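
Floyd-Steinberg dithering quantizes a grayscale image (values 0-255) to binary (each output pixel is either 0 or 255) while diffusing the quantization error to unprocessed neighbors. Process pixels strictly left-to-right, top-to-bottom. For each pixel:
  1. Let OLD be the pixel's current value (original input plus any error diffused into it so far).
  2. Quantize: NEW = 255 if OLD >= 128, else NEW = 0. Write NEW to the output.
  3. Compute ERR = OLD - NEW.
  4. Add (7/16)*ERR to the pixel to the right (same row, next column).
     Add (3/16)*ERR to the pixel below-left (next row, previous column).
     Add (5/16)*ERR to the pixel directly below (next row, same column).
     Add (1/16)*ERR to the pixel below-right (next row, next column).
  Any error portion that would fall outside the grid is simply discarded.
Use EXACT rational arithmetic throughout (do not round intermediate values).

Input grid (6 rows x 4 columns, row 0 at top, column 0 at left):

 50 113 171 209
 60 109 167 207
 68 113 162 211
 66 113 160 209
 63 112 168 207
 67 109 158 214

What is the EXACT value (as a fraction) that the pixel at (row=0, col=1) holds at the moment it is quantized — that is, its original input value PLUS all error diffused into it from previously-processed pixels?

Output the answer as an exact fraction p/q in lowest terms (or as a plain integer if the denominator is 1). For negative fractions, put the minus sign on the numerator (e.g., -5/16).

Answer: 1079/8

Derivation:
(0,0): OLD=50 → NEW=0, ERR=50
(0,1): OLD=1079/8 → NEW=255, ERR=-961/8
Target (0,1): original=113, with diffused error = 1079/8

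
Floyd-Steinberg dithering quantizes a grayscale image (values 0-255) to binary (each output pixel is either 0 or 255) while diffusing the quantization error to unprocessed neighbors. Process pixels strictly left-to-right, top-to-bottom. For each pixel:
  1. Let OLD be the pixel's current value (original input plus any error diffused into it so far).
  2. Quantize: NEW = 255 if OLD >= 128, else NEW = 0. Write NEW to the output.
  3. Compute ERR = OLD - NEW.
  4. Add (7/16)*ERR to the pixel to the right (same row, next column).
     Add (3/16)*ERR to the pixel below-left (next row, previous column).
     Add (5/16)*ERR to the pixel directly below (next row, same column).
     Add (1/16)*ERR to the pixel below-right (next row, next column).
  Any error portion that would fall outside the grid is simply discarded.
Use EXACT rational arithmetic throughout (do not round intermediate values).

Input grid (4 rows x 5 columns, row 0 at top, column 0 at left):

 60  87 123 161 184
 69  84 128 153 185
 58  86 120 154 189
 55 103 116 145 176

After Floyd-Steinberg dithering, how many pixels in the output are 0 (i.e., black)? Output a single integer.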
_ _ _ _ _ _ _
## [REQUIRED ACTION]
Repeat exactly, and only, the lines from the line containing "123 161 184" through the last line of the records above, both included.

## [EXPECTED ANSWER]
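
 60  87 123 161 184
 69  84 128 153 185
 58  86 120 154 189
 55 103 116 145 176

After Floyd-Steinberg dithering, how many pixels in the output are 0 (i.e., black)? Output a single integer.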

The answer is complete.